Data records:

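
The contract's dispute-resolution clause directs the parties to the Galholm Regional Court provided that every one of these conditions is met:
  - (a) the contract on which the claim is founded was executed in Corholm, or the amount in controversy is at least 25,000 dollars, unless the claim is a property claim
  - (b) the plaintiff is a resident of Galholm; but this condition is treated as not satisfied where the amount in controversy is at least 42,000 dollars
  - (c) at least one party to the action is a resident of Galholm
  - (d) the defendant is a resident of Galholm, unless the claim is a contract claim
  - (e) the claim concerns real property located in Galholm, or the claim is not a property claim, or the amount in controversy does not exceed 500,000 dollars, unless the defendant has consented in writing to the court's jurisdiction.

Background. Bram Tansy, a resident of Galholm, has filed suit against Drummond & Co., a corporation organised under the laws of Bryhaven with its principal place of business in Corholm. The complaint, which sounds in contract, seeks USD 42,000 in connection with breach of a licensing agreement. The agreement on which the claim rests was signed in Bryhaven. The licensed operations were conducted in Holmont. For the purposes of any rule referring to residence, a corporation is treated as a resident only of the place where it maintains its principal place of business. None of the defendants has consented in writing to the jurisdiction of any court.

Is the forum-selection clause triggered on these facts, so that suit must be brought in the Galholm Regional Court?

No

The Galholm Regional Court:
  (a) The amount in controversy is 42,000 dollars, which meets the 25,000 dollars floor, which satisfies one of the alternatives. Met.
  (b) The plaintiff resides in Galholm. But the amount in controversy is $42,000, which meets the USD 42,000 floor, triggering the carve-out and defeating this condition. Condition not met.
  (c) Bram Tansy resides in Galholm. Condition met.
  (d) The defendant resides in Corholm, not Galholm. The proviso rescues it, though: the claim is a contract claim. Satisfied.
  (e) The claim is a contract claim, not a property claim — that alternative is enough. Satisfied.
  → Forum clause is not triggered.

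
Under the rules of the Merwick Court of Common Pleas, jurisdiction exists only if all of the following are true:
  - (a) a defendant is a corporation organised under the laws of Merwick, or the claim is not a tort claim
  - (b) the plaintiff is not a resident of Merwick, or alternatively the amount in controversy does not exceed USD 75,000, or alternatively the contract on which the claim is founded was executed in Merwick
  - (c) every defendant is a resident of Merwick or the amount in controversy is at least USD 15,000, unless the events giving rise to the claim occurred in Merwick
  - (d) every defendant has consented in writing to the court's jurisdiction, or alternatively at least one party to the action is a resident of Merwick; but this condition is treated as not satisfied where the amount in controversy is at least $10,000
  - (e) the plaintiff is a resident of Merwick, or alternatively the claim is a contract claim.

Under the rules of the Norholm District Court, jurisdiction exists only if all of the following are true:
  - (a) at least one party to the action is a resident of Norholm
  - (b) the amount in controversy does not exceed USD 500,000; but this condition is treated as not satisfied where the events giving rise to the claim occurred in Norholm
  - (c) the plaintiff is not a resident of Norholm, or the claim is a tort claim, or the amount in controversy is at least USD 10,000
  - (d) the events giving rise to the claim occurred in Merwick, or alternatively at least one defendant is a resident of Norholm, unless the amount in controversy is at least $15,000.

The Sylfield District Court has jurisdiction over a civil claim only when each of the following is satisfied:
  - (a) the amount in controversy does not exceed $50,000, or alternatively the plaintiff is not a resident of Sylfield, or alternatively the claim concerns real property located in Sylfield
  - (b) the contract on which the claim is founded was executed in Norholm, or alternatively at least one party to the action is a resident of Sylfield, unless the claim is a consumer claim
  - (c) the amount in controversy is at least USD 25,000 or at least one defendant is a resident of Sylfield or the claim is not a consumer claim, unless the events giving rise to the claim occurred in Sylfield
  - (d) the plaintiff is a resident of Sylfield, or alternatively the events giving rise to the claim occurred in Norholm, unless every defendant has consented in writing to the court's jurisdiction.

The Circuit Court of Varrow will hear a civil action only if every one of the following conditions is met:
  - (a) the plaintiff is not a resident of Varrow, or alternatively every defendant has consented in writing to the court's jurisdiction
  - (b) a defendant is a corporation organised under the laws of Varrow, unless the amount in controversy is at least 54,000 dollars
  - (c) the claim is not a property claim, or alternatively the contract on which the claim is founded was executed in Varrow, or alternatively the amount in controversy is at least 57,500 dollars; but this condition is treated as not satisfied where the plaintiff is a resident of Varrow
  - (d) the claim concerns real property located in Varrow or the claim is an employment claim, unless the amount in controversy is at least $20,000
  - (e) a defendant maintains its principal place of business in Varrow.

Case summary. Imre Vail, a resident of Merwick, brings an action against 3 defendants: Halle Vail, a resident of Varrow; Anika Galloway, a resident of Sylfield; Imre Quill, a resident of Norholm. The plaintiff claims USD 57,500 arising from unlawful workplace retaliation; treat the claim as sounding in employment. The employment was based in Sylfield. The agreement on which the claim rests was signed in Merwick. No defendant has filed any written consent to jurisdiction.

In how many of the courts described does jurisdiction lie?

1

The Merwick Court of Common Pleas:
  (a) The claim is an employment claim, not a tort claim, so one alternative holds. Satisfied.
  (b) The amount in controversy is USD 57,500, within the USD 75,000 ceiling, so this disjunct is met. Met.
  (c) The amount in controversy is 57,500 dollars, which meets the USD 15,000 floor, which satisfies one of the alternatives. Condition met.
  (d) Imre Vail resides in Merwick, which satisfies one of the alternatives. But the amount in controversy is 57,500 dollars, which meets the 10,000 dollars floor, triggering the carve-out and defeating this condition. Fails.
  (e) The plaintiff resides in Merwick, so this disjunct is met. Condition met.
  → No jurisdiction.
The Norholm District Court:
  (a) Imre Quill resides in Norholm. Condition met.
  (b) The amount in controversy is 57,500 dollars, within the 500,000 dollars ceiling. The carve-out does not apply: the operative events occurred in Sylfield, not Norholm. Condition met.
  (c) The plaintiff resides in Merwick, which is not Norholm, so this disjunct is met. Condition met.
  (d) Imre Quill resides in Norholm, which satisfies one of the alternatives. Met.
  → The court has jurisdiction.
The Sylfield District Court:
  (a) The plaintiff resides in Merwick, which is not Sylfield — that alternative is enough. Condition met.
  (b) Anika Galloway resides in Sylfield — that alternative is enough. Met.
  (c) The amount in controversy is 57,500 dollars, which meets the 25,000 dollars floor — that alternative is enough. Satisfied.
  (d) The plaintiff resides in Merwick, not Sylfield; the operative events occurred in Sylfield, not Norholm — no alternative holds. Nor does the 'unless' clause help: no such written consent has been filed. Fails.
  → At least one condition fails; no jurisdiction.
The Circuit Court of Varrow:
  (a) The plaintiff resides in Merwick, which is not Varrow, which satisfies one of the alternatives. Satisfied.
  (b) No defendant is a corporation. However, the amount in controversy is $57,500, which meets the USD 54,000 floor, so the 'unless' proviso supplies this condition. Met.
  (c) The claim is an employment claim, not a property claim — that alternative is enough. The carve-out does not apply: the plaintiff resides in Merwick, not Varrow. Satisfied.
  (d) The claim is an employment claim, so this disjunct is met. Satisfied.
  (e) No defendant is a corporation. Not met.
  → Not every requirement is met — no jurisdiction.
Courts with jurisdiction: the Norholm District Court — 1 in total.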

◆ Exercise prompt:
Produce the entries again, character for character.

◆ Task result:
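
The contract's dispute-resolution clause directs the parties to the Galholm Regional Court provided that every one of these conditions is met:
  - (a) the contract on which the claim is founded was executed in Corholm, or the amount in controversy is at least 25,000 dollars, unless the claim is a property claim
  - (b) the plaintiff is a resident of Galholm; but this condition is treated as not satisfied where the amount in controversy is at least 42,000 dollars
  - (c) at least one party to the action is a resident of Galholm
  - (d) the defendant is a resident of Galholm, unless the claim is a contract claim
  - (e) the claim concerns real property located in Galholm, or the claim is not a property claim, or the amount in controversy does not exceed 500,000 dollars, unless the defendant has consented in writing to the court's jurisdiction.

Background. Bram Tansy, a resident of Galholm, has filed suit against Drummond & Co., a corporation organised under the laws of Bryhaven with its principal place of business in Corholm. The complaint, which sounds in contract, seeks USD 42,000 in connection with breach of a licensing agreement. The agreement on which the claim rests was signed in Bryhaven. The licensed operations were conducted in Holmont. For the purposes of any rule referring to residence, a corporation is treated as a resident only of the place where it maintains its principal place of business. None of the defendants has consented in writing to the jurisdiction of any court.

Is the forum-selection clause triggered on these facts, so that suit must be brought in the Galholm Regional Court?

No

The Galholm Regional Court:
  (a) The amount in controversy is 42,000 dollars, which meets the 25,000 dollars floor, which satisfies one of the alternatives. Met.
  (b) The plaintiff resides in Galholm. But the amount in controversy is $42,000, which meets the USD 42,000 floor, triggering the carve-out and defeating this condition. Condition not met.
  (c) Bram Tansy resides in Galholm. Condition met.
  (d) The defendant resides in Corholm, not Galholm. The proviso rescues it, though: the claim is a contract claim. Satisfied.
  (e) The claim is a contract claim, not a property claim — that alternative is enough. Satisfied.
  → Forum clause is not triggered.

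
Under the rules of the Merwick Court of Common Pleas, jurisdiction exists only if all of the following are true:
  - (a) a defendant is a corporation organised under the laws of Merwick, or the claim is not a tort claim
  - (b) the plaintiff is not a resident of Merwick, or alternatively the amount in controversy does not exceed USD 75,000, or alternatively the contract on which the claim is founded was executed in Merwick
  - (c) every defendant is a resident of Merwick or the amount in controversy is at least USD 15,000, unless the events giving rise to the claim occurred in Merwick
  - (d) every defendant has consented in writing to the court's jurisdiction, or alternatively at least one party to the action is a resident of Merwick; but this condition is treated as not satisfied where the amount in controversy is at least $10,000
  - (e) the plaintiff is a resident of Merwick, or alternatively the claim is a contract claim.

Under the rules of the Norholm District Court, jurisdiction exists only if all of the following are true:
  - (a) at least one party to the action is a resident of Norholm
  - (b) the amount in controversy does not exceed USD 500,000; but this condition is treated as not satisfied where the events giving rise to the claim occurred in Norholm
  - (c) the plaintiff is not a resident of Norholm, or the claim is a tort claim, or the amount in controversy is at least USD 10,000
  - (d) the events giving rise to the claim occurred in Merwick, or alternatively at least one defendant is a resident of Norholm, unless the amount in controversy is at least $15,000.

The Sylfield District Court has jurisdiction over a civil claim only when each of the following is satisfied:
  - (a) the amount in controversy does not exceed $50,000, or alternatively the plaintiff is not a resident of Sylfield, or alternatively the claim concerns real property located in Sylfield
  - (b) the contract on which the claim is founded was executed in Norholm, or alternatively at least one party to the action is a resident of Sylfield, unless the claim is a consumer claim
  - (c) the amount in controversy is at least USD 25,000 or at least one defendant is a resident of Sylfield or the claim is not a consumer claim, unless the events giving rise to the claim occurred in Sylfield
  - (d) the plaintiff is a resident of Sylfield, or alternatively the events giving rise to the claim occurred in Norholm, unless every defendant has consented in writing to the court's jurisdiction.

The Circuit Court of Varrow will hear a civil action only if every one of the following conditions is met:
  - (a) the plaintiff is not a resident of Varrow, or alternatively every defendant has consented in writing to the court's jurisdiction
  - (b) a defendant is a corporation organised under the laws of Varrow, unless the amount in controversy is at least 54,000 dollars
  - (c) the claim is not a property claim, or alternatively the contract on which the claim is founded was executed in Varrow, or alternatively the amount in controversy is at least 57,500 dollars; but this condition is treated as not satisfied where the plaintiff is a resident of Varrow
  - (d) the claim concerns real property located in Varrow or the claim is an employment claim, unless the amount in controversy is at least $20,000
  - (e) a defendant maintains its principal place of business in Varrow.

Case summary. Imre Vail, a resident of Merwick, brings an action against 3 defendants: Halle Vail, a resident of Varrow; Anika Galloway, a resident of Sylfield; Imre Quill, a resident of Norholm. The plaintiff claims USD 57,500 arising from unlawful workplace retaliation; treat the claim as sounding in employment. The employment was based in Sylfield. The agreement on which the claim rests was signed in Merwick. No defendant has filed any written consent to jurisdiction.

In how many of the courts described does jurisdiction lie?

1

The Merwick Court of Common Pleas:
  (a) The claim is an employment claim, not a tort claim, so one alternative holds. Satisfied.
  (b) The amount in controversy is USD 57,500, within the USD 75,000 ceiling, so this disjunct is met. Met.
  (c) The amount in controversy is 57,500 dollars, which meets the USD 15,000 floor, which satisfies one of the alternatives. Condition met.
  (d) Imre Vail resides in Merwick, which satisfies one of the alternatives. But the amount in controversy is 57,500 dollars, which meets the 10,000 dollars floor, triggering the carve-out and defeating this condition. Fails.
  (e) The plaintiff resides in Merwick, so this disjunct is met. Condition met.
  → No jurisdiction.
The Norholm District Court:
  (a) Imre Quill resides in Norholm. Condition met.
  (b) The amount in controversy is 57,500 dollars, within the 500,000 dollars ceiling. The carve-out does not apply: the operative events occurred in Sylfield, not Norholm. Condition met.
  (c) The plaintiff resides in Merwick, which is not Norholm, so this disjunct is met. Condition met.
  (d) Imre Quill resides in Norholm, which satisfies one of the alternatives. Met.
  → The court has jurisdiction.
The Sylfield District Court:
  (a) The plaintiff resides in Merwick, which is not Sylfield — that alternative is enough. Condition met.
  (b) Anika Galloway resides in Sylfield — that alternative is enough. Met.
  (c) The amount in controversy is 57,500 dollars, which meets the 25,000 dollars floor — that alternative is enough. Satisfied.
  (d) The plaintiff resides in Merwick, not Sylfield; the operative events occurred in Sylfield, not Norholm — no alternative holds. Nor does the 'unless' clause help: no such written consent has been filed. Fails.
  → At least one condition fails; no jurisdiction.
The Circuit Court of Varrow:
  (a) The plaintiff resides in Merwick, which is not Varrow, which satisfies one of the alternatives. Satisfied.
  (b) No defendant is a corporation. However, the amount in controversy is $57,500, which meets the USD 54,000 floor, so the 'unless' proviso supplies this condition. Met.
  (c) The claim is an employment claim, not a property claim — that alternative is enough. The carve-out does not apply: the plaintiff resides in Merwick, not Varrow. Satisfied.
  (d) The claim is an employment claim, so this disjunct is met. Satisfied.
  (e) No defendant is a corporation. Not met.
  → Not every requirement is met — no jurisdiction.
Courts with jurisdiction: the Norholm District Court — 1 in total.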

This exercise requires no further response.